**EXERCISE BRIEF**. Give all of the records again. Match them exactly.
*** Opening EXTRACTED MATERIAL ***
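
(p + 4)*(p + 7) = p^2 + 11*p + 28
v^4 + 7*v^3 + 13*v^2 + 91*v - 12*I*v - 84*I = (v + 7)*(v - 3*I)*(v - I)*(v + 4*I)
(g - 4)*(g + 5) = g^2 + g - 20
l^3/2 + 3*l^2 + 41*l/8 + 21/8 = (l/2 + 1/2)*(l + 3/2)*(l + 7/2)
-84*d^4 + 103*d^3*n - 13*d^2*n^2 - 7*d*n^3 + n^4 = (-7*d + n)*(-3*d + n)*(-d + n)*(4*d + n)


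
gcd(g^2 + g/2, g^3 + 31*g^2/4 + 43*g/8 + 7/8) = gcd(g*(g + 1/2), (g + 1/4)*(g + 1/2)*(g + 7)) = g + 1/2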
*** Closing EXTRACTED MATERIAL ***
**WRITTEN RESPONSE**.
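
(p + 4)*(p + 7) = p^2 + 11*p + 28
v^4 + 7*v^3 + 13*v^2 + 91*v - 12*I*v - 84*I = (v + 7)*(v - 3*I)*(v - I)*(v + 4*I)
(g - 4)*(g + 5) = g^2 + g - 20
l^3/2 + 3*l^2 + 41*l/8 + 21/8 = (l/2 + 1/2)*(l + 3/2)*(l + 7/2)
-84*d^4 + 103*d^3*n - 13*d^2*n^2 - 7*d*n^3 + n^4 = (-7*d + n)*(-3*d + n)*(-d + n)*(4*d + n)


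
gcd(g^2 + g/2, g^3 + 31*g^2/4 + 43*g/8 + 7/8) = gcd(g*(g + 1/2), (g + 1/4)*(g + 1/2)*(g + 7)) = g + 1/2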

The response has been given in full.